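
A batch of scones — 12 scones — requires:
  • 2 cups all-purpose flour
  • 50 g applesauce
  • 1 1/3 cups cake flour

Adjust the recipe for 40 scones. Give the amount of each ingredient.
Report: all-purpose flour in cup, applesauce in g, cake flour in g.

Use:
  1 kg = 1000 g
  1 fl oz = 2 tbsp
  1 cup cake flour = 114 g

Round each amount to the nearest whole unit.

all-purpose flour: 7 cup; applesauce: 167 g; cake flour: 507 g

Scaling factor: 40/12 = 10/3.
all-purpose flour: 2 cup × 10/3 ≈ 7 cup
applesauce: 50 g × 10/3 ≈ 167 g
cake flour: 4/3 cup × 10/3 × 114 g/cup ≈ 507 g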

+ + +

Task goal — From the line containing "1 cup cake flour = 114 g" to the last line of the material, please quote every line exactly and only those.

Worked solution —
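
  1 cup cake flour = 114 g

Round each amount to the nearest whole unit.

all-purpose flour: 7 cup; applesauce: 167 g; cake flour: 507 g

Scaling factor: 40/12 = 10/3.
all-purpose flour: 2 cup × 10/3 ≈ 7 cup
applesauce: 50 g × 10/3 ≈ 167 g
cake flour: 4/3 cup × 10/3 × 114 g/cup ≈ 507 g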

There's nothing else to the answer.